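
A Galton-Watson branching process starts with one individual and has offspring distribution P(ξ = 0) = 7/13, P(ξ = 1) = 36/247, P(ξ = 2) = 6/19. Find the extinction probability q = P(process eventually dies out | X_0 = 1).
q = 1

Mean offspring μ = 0·7/13 + 1·36/247 + 2·6/19 = 192/247 ≤ 1. For μ ≤ 1 with offspring not concentrated at 1, the Galton-Watson process goes extinct almost surely, so q = 1.
(Algebraic check: The pgf is f(s) = 7/13 + 36/247·s + 6/19·s². The extinction probability q is the smallest fixed point of f in [0, 1]. Setting s = f(s):
  6/19·s² + (36/247 − 1)·s + 7/13 = 0
  6/19·s² − (7/13 + 6/19)·s + 7/13 = 0
which factors as (s − 1)·(6/19·s − 7/13) = 0, giving roots s = 1 and s = (7/13)/(6/19) = 133/78. Since 133/78 ≥ 1, the smallest root in [0, 1] is s = 1.)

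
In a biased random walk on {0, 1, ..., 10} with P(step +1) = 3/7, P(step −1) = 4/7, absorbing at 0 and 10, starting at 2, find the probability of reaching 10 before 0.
P(hit 10 before 0) = (1 − (4/3)^2) / (1 − (4/3)^10) = 6561/141361

Let u_k denote P(reach 10 before 0 | start at k). Boundary: u_0 = 0, u_10 = 1. Recurrence: u_k = 3/7·u_{k+1} + 4/7·u_{k-1} for 1 ≤ k ≤ 9. Try u_k = A + B·r^k with r = q/p = (4/7)/(3/7) = 4/3. Substitution satisfies the recurrence; boundary conditions give:
  u_k = (1 − r^k) / (1 − r^N) = (1 − (4/3)^2) / (1 − (4/3)^10) = 6561/141361.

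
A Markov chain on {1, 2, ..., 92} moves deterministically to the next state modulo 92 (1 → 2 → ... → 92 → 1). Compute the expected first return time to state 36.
E[T_36 | X_0 = 36] = 92

The chain cycles deterministically, so starting at state 36 it returns in exactly 92 steps. Equivalently, the stationary distribution is uniform π_j = 1/92 for every state j, so by Kac's formula E[T_36] = 1/π_36 = 92.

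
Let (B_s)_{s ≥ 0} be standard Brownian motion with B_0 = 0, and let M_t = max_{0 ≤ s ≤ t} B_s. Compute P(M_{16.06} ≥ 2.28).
P(M_{16.06} ≥ 2.28) = 2·P(B_{16.06} ≥ 2.28) = 2(1 − Φ(2.28/√16.06)) ≈ 0.5694

By the reflection principle for Brownian motion, P(M_t ≥ a) = 2 · P(B_t ≥ a) for a ≥ 0. Since B_t ~ N(0, t), P(B_t ≥ 2.28) = 1 − Φ(2.28/√t) = 1 − Φ(2.28/√16.06) = 1 − Φ(0.5689). So
  P(M_{16.06} ≥ 2.28) = 2(1 − Φ(0.5689)) ≈ 0.5694.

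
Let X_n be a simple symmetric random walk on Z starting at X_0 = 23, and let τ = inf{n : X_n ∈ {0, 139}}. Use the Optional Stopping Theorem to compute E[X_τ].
E[X_τ] = 23

X_n is a martingale and τ is a bounded-mean stopping time (indeed τ is finite a.s. with bounded expectation since the walk is in a bounded region). By the OST, E[X_τ] = E[X_0] = 23. Equivalently: E[X_τ] = 139 · P(hit 139 first) + 0 · P(hit 0 first) = 139 · (23/139) = 23.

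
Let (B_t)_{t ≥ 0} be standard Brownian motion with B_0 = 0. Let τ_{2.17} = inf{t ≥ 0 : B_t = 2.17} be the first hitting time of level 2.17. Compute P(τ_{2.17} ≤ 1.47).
P(τ_{2.17} ≤ 1.47) = 2(1 − Φ(2.17/√1.47)) = 2(1 − Φ(1.7898)) ≈ 0.0735

By the reflection principle for standard BM, P(τ_b ≤ t) = 2 · P(B_t ≥ b). Since B_t ~ N(0, t), P(B_t ≥ 2.17) = 1 − Φ(2.17/√t) = 1 − Φ(2.17/√1.47) = 1 − Φ(1.7898) ≈ 0.03674. Doubling: P(τ_{2.17} ≤ 1.47) ≈ 2 · 0.03674 = 0.07348 ≈ 0.0735.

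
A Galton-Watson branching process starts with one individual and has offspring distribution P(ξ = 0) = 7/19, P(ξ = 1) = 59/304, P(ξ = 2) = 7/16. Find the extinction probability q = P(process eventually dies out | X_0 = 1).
q = 16/19

The pgf is f(s) = 7/19 + 59/304·s + 7/16·s². The extinction probability q is the smallest fixed point of f in [0, 1]. Setting s = f(s):
  7/16·s² + (59/304 − 1)·s + 7/19 = 0
  7/16·s² − (7/19 + 7/16)·s + 7/19 = 0
which factors as (s − 1)·(7/16·s − 7/19) = 0, giving roots s = 1 and s = (7/19)/(7/16) = 16/19.
Mean offspring μ = 59/304 + 2·7/16 = 325/304 > 1 (supercritical), so q < 1. The extinction probability is the smaller root: q = (7/19)/(7/16) = 16/19.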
──────────────────────────────
Give the entries once more, exactly as they appear.

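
A Galton-Watson branching process starts with one individual and has offspring distribution P(ξ = 0) = 7/13, P(ξ = 1) = 36/247, P(ξ = 2) = 6/19. Find the extinction probability q = P(process eventually dies out | X_0 = 1).
q = 1

Mean offspring μ = 0·7/13 + 1·36/247 + 2·6/19 = 192/247 ≤ 1. For μ ≤ 1 with offspring not concentrated at 1, the Galton-Watson process goes extinct almost surely, so q = 1.
(Algebraic check: The pgf is f(s) = 7/13 + 36/247·s + 6/19·s². The extinction probability q is the smallest fixed point of f in [0, 1]. Setting s = f(s):
  6/19·s² + (36/247 − 1)·s + 7/13 = 0
  6/19·s² − (7/13 + 6/19)·s + 7/13 = 0
which factors as (s − 1)·(6/19·s − 7/13) = 0, giving roots s = 1 and s = (7/13)/(6/19) = 133/78. Since 133/78 ≥ 1, the smallest root in [0, 1] is s = 1.)

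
In a biased random walk on {0, 1, ..., 10} with P(step +1) = 3/7, P(step −1) = 4/7, absorbing at 0 and 10, starting at 2, find the probability of reaching 10 before 0.
P(hit 10 before 0) = (1 − (4/3)^2) / (1 − (4/3)^10) = 6561/141361

Let u_k denote P(reach 10 before 0 | start at k). Boundary: u_0 = 0, u_10 = 1. Recurrence: u_k = 3/7·u_{k+1} + 4/7·u_{k-1} for 1 ≤ k ≤ 9. Try u_k = A + B·r^k with r = q/p = (4/7)/(3/7) = 4/3. Substitution satisfies the recurrence; boundary conditions give:
  u_k = (1 − r^k) / (1 − r^N) = (1 − (4/3)^2) / (1 − (4/3)^10) = 6561/141361.

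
A Markov chain on {1, 2, ..., 92} moves deterministically to the next state modulo 92 (1 → 2 → ... → 92 → 1). Compute the expected first return time to state 36.
E[T_36 | X_0 = 36] = 92

The chain cycles deterministically, so starting at state 36 it returns in exactly 92 steps. Equivalently, the stationary distribution is uniform π_j = 1/92 for every state j, so by Kac's formula E[T_36] = 1/π_36 = 92.

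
Let (B_s)_{s ≥ 0} be standard Brownian motion with B_0 = 0, and let M_t = max_{0 ≤ s ≤ t} B_s. Compute P(M_{16.06} ≥ 2.28).
P(M_{16.06} ≥ 2.28) = 2·P(B_{16.06} ≥ 2.28) = 2(1 − Φ(2.28/√16.06)) ≈ 0.5694

By the reflection principle for Brownian motion, P(M_t ≥ a) = 2 · P(B_t ≥ a) for a ≥ 0. Since B_t ~ N(0, t), P(B_t ≥ 2.28) = 1 − Φ(2.28/√t) = 1 − Φ(2.28/√16.06) = 1 − Φ(0.5689). So
  P(M_{16.06} ≥ 2.28) = 2(1 − Φ(0.5689)) ≈ 0.5694.

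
Let X_n be a simple symmetric random walk on Z starting at X_0 = 23, and let τ = inf{n : X_n ∈ {0, 139}}. Use the Optional Stopping Theorem to compute E[X_τ].
E[X_τ] = 23

X_n is a martingale and τ is a bounded-mean stopping time (indeed τ is finite a.s. with bounded expectation since the walk is in a bounded region). By the OST, E[X_τ] = E[X_0] = 23. Equivalently: E[X_τ] = 139 · P(hit 139 first) + 0 · P(hit 0 first) = 139 · (23/139) = 23.

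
Let (B_t)_{t ≥ 0} be standard Brownian motion with B_0 = 0. Let τ_{2.17} = inf{t ≥ 0 : B_t = 2.17} be the first hitting time of level 2.17. Compute P(τ_{2.17} ≤ 1.47).
P(τ_{2.17} ≤ 1.47) = 2(1 − Φ(2.17/√1.47)) = 2(1 − Φ(1.7898)) ≈ 0.0735

By the reflection principle for standard BM, P(τ_b ≤ t) = 2 · P(B_t ≥ b). Since B_t ~ N(0, t), P(B_t ≥ 2.17) = 1 − Φ(2.17/√t) = 1 − Φ(2.17/√1.47) = 1 − Φ(1.7898) ≈ 0.03674. Doubling: P(τ_{2.17} ≤ 1.47) ≈ 2 · 0.03674 = 0.07348 ≈ 0.0735.

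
A Galton-Watson branching process starts with one individual and has offspring distribution P(ξ = 0) = 7/19, P(ξ = 1) = 59/304, P(ξ = 2) = 7/16. Find the extinction probability q = P(process eventually dies out | X_0 = 1).
q = 16/19

The pgf is f(s) = 7/19 + 59/304·s + 7/16·s². The extinction probability q is the smallest fixed point of f in [0, 1]. Setting s = f(s):
  7/16·s² + (59/304 − 1)·s + 7/19 = 0
  7/16·s² − (7/19 + 7/16)·s + 7/19 = 0
which factors as (s − 1)·(7/16·s − 7/19) = 0, giving roots s = 1 and s = (7/19)/(7/16) = 16/19.
Mean offspring μ = 59/304 + 2·7/16 = 325/304 > 1 (supercritical), so q < 1. The extinction probability is the smaller root: q = (7/19)/(7/16) = 16/19.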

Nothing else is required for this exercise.